**Task to complete:**
Only an exact repetition of every entry counts as the answer.

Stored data
#####

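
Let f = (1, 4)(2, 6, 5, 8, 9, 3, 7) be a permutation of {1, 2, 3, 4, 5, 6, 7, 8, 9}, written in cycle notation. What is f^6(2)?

2 lies in the 7-cycle (2, 6, 5, 8, 9, 3, 7).
Stepping 6 places around the cycle: 2 → 6 → 5 → 8 → 9 → 3 → 7.

7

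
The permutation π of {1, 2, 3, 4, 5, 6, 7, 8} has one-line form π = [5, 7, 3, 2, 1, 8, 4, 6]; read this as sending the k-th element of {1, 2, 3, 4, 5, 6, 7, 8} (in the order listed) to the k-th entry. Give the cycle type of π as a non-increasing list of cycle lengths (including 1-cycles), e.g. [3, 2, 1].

[3, 2, 2, 1]

The disjoint cycles are (1 5)(2 7 4)(3)(6 8), with lengths 3, 2, 2, 1 in non-increasing order.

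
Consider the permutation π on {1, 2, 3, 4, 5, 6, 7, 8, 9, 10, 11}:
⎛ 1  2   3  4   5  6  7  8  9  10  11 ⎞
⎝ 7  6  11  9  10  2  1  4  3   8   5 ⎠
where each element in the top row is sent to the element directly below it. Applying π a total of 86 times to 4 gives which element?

3

Tracing 4 → 9 → … returns to 4 after 7 steps, so 4 lies in a 7-cycle (3 11 5 10 8 4 9).
On a 7-cycle, π^7 is the identity, so π^86 = π^2 there (86 ≡ 2 mod 7).
Stepping 2 places around the cycle: 4 → 9 → 3.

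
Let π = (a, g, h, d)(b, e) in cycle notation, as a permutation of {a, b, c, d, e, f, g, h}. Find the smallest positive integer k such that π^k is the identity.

4

The cycle type of π is (4, 2, 1, 1).
The order is lcm(4, 2) = 4.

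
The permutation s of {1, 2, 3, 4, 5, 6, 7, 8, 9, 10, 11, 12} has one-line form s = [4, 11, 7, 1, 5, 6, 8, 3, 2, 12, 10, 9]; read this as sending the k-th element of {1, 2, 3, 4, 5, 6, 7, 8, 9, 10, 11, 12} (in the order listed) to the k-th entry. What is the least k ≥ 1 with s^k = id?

30

Decomposing into disjoint cycles gives cycle lengths 5, 3, 2, 1, 1.
Since disjoint cycles commute, ord(s) = lcm(5, 3, 2) = 30.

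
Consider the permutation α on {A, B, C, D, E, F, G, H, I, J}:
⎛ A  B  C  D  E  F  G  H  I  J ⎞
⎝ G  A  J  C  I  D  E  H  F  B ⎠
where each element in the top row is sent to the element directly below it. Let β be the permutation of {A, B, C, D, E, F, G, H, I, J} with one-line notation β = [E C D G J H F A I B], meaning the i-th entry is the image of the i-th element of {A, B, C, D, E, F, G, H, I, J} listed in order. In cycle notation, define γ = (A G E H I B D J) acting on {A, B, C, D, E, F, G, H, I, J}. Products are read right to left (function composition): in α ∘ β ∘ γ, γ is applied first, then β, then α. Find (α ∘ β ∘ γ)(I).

J

Chase I: γ(I) = B; β(B) = C; α(C) = J. Hence (α ∘ β ∘ γ)(I) = J.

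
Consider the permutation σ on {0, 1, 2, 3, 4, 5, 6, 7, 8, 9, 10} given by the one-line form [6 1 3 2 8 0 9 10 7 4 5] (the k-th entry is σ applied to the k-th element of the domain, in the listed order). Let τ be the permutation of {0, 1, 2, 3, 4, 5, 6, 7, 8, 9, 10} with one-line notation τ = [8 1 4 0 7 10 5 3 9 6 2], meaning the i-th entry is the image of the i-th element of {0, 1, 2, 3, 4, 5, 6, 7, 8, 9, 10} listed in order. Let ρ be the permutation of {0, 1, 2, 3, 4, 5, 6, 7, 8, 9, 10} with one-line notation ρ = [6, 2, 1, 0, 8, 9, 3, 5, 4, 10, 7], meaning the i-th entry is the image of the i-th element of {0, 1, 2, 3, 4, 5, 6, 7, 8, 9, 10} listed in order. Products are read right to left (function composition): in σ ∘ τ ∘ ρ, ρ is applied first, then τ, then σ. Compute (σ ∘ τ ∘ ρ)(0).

0

Chase 0: ρ(0) = 6; τ(6) = 5; σ(5) = 0. Hence (σ ∘ τ ∘ ρ)(0) = 0.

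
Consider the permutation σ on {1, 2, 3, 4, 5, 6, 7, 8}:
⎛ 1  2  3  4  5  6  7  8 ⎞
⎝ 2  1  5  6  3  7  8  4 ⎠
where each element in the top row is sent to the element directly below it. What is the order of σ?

4

Decomposing into disjoint cycles gives cycle lengths 4, 2, 2.
The order is lcm(4, 2, 2) = 4.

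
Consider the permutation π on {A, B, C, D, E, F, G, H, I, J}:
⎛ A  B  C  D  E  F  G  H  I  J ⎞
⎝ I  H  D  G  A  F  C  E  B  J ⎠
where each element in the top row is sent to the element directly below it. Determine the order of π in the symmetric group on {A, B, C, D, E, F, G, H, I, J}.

The disjoint-cycle form of π has cycle lengths 5, 3, 1, 1.
Since disjoint cycles commute, ord(π) = lcm(5, 3) = 15.

15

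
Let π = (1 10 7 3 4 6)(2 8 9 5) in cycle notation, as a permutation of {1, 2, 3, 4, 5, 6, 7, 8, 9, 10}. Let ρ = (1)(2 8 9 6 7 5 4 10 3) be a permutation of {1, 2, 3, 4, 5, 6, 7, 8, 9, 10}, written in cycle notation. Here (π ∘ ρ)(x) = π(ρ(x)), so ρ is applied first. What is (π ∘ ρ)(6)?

(π ∘ ρ)(6) = π(ρ(6)). ρ(6) = 7, then π(7) = 3. So (π ∘ ρ)(6) = 3.

3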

#####

**Written response:**
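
Let f = (1, 4)(2, 6, 5, 8, 9, 3, 7) be a permutation of {1, 2, 3, 4, 5, 6, 7, 8, 9}, written in cycle notation. What is f^6(2)?

2 lies in the 7-cycle (2, 6, 5, 8, 9, 3, 7).
Stepping 6 places around the cycle: 2 → 6 → 5 → 8 → 9 → 3 → 7.

7

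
The permutation π of {1, 2, 3, 4, 5, 6, 7, 8} has one-line form π = [5, 7, 3, 2, 1, 8, 4, 6]; read this as sending the k-th element of {1, 2, 3, 4, 5, 6, 7, 8} (in the order listed) to the k-th entry. Give the cycle type of π as a non-increasing list of cycle lengths (including 1-cycles), e.g. [3, 2, 1].

[3, 2, 2, 1]

The disjoint cycles are (1 5)(2 7 4)(3)(6 8), with lengths 3, 2, 2, 1 in non-increasing order.

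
Consider the permutation π on {1, 2, 3, 4, 5, 6, 7, 8, 9, 10, 11}:
⎛ 1  2   3  4   5  6  7  8  9  10  11 ⎞
⎝ 7  6  11  9  10  2  1  4  3   8   5 ⎠
where each element in the top row is sent to the element directly below it. Applying π a total of 86 times to 4 gives which element?

3

Tracing 4 → 9 → … returns to 4 after 7 steps, so 4 lies in a 7-cycle (3 11 5 10 8 4 9).
On a 7-cycle, π^7 is the identity, so π^86 = π^2 there (86 ≡ 2 mod 7).
Stepping 2 places around the cycle: 4 → 9 → 3.

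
Let π = (a, g, h, d)(b, e) in cycle notation, as a permutation of {a, b, c, d, e, f, g, h}. Find the smallest positive integer k such that π^k is the identity.

4

The cycle type of π is (4, 2, 1, 1).
The order is lcm(4, 2) = 4.

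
The permutation s of {1, 2, 3, 4, 5, 6, 7, 8, 9, 10, 11, 12} has one-line form s = [4, 11, 7, 1, 5, 6, 8, 3, 2, 12, 10, 9]; read this as sending the k-th element of {1, 2, 3, 4, 5, 6, 7, 8, 9, 10, 11, 12} (in the order listed) to the k-th entry. What is the least k ≥ 1 with s^k = id?

30

Decomposing into disjoint cycles gives cycle lengths 5, 3, 2, 1, 1.
Since disjoint cycles commute, ord(s) = lcm(5, 3, 2) = 30.

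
Consider the permutation α on {A, B, C, D, E, F, G, H, I, J}:
⎛ A  B  C  D  E  F  G  H  I  J ⎞
⎝ G  A  J  C  I  D  E  H  F  B ⎠
where each element in the top row is sent to the element directly below it. Let β be the permutation of {A, B, C, D, E, F, G, H, I, J} with one-line notation β = [E C D G J H F A I B], meaning the i-th entry is the image of the i-th element of {A, B, C, D, E, F, G, H, I, J} listed in order. In cycle notation, define γ = (A G E H I B D J) acting on {A, B, C, D, E, F, G, H, I, J}. Products are read right to left (function composition): in α ∘ β ∘ γ, γ is applied first, then β, then α. Find (α ∘ β ∘ γ)(I).

J

Chase I: γ(I) = B; β(B) = C; α(C) = J. Hence (α ∘ β ∘ γ)(I) = J.

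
Consider the permutation σ on {0, 1, 2, 3, 4, 5, 6, 7, 8, 9, 10} given by the one-line form [6 1 3 2 8 0 9 10 7 4 5] (the k-th entry is σ applied to the k-th element of the domain, in the listed order). Let τ be the permutation of {0, 1, 2, 3, 4, 5, 6, 7, 8, 9, 10} with one-line notation τ = [8 1 4 0 7 10 5 3 9 6 2], meaning the i-th entry is the image of the i-th element of {0, 1, 2, 3, 4, 5, 6, 7, 8, 9, 10} listed in order. Let ρ be the permutation of {0, 1, 2, 3, 4, 5, 6, 7, 8, 9, 10} with one-line notation ρ = [6, 2, 1, 0, 8, 9, 3, 5, 4, 10, 7], meaning the i-th entry is the image of the i-th element of {0, 1, 2, 3, 4, 5, 6, 7, 8, 9, 10} listed in order. Products are read right to left (function composition): in σ ∘ τ ∘ ρ, ρ is applied first, then τ, then σ. Compute (σ ∘ τ ∘ ρ)(0).

0

Chase 0: ρ(0) = 6; τ(6) = 5; σ(5) = 0. Hence (σ ∘ τ ∘ ρ)(0) = 0.

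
Consider the permutation σ on {1, 2, 3, 4, 5, 6, 7, 8}:
⎛ 1  2  3  4  5  6  7  8 ⎞
⎝ 2  1  5  6  3  7  8  4 ⎠
where each element in the top row is sent to the element directly below it. What is the order of σ?

4

Decomposing into disjoint cycles gives cycle lengths 4, 2, 2.
The order is lcm(4, 2, 2) = 4.

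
Consider the permutation π on {A, B, C, D, E, F, G, H, I, J}:
⎛ A  B  C  D  E  F  G  H  I  J ⎞
⎝ I  H  D  G  A  F  C  E  B  J ⎠
where each element in the top row is sent to the element directly below it. Determine the order of π in the symmetric group on {A, B, C, D, E, F, G, H, I, J}.

The disjoint-cycle form of π has cycle lengths 5, 3, 1, 1.
Since disjoint cycles commute, ord(π) = lcm(5, 3) = 15.

15

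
Let π = (1 10 7 3 4 6)(2 8 9 5) in cycle notation, as a permutation of {1, 2, 3, 4, 5, 6, 7, 8, 9, 10}. Let ρ = (1)(2 8 9 6 7 5 4 10 3) be a permutation of {1, 2, 3, 4, 5, 6, 7, 8, 9, 10}, written in cycle notation. Here (π ∘ ρ)(x) = π(ρ(x)), so ρ is applied first. What is (π ∘ ρ)(6)?

(π ∘ ρ)(6) = π(ρ(6)). ρ(6) = 7, then π(7) = 3. So (π ∘ ρ)(6) = 3.

3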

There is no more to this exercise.